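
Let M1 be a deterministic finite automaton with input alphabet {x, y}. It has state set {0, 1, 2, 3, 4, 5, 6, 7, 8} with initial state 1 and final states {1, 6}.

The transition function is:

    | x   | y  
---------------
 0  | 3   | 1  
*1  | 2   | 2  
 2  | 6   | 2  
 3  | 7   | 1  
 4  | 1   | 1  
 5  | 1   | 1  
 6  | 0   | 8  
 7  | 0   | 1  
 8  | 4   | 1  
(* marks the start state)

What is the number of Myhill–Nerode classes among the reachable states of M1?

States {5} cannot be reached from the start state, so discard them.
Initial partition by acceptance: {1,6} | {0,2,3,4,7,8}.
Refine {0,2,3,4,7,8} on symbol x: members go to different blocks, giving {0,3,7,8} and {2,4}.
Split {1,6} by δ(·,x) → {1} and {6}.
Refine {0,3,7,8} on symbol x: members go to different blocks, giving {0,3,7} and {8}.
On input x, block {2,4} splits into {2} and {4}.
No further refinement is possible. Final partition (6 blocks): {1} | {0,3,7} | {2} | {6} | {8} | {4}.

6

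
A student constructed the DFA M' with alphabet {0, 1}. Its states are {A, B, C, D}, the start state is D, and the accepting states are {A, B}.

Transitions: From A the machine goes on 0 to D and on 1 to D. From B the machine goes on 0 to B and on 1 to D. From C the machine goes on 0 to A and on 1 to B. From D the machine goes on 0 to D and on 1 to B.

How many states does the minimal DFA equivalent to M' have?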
● ● ● ●
§ WHAT YOU WILL DO
Count each line of the material that includes the string "alphabet", then give only the total.

§ TASK RESPONSE
2